Exercise objective:
Your answer should be one number: the count of lines in these entries that hold the word "ascending".

»»

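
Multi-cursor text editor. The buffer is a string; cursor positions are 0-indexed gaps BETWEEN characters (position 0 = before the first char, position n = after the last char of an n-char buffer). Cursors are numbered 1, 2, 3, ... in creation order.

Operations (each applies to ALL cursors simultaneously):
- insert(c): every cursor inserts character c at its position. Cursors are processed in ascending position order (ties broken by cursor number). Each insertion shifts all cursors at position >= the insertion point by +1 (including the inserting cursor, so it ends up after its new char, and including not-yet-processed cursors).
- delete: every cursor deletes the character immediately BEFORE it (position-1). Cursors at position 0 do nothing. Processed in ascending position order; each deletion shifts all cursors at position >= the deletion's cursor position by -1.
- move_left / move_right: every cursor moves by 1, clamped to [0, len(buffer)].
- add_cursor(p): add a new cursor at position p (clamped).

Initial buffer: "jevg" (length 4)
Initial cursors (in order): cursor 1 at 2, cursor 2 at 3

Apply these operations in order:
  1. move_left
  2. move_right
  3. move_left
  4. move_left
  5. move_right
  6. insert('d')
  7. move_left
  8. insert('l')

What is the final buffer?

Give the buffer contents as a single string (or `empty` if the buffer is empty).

After op 1 (move_left): buffer="jevg" (len 4), cursors c1@1 c2@2, authorship ....
After op 2 (move_right): buffer="jevg" (len 4), cursors c1@2 c2@3, authorship ....
After op 3 (move_left): buffer="jevg" (len 4), cursors c1@1 c2@2, authorship ....
After op 4 (move_left): buffer="jevg" (len 4), cursors c1@0 c2@1, authorship ....
After op 5 (move_right): buffer="jevg" (len 4), cursors c1@1 c2@2, authorship ....
After op 6 (insert('d')): buffer="jdedvg" (len 6), cursors c1@2 c2@4, authorship .1.2..
After op 7 (move_left): buffer="jdedvg" (len 6), cursors c1@1 c2@3, authorship .1.2..
After op 8 (insert('l')): buffer="jldeldvg" (len 8), cursors c1@2 c2@5, authorship .11.22..

Answer: jldeldvg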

««

Exercise solution:
2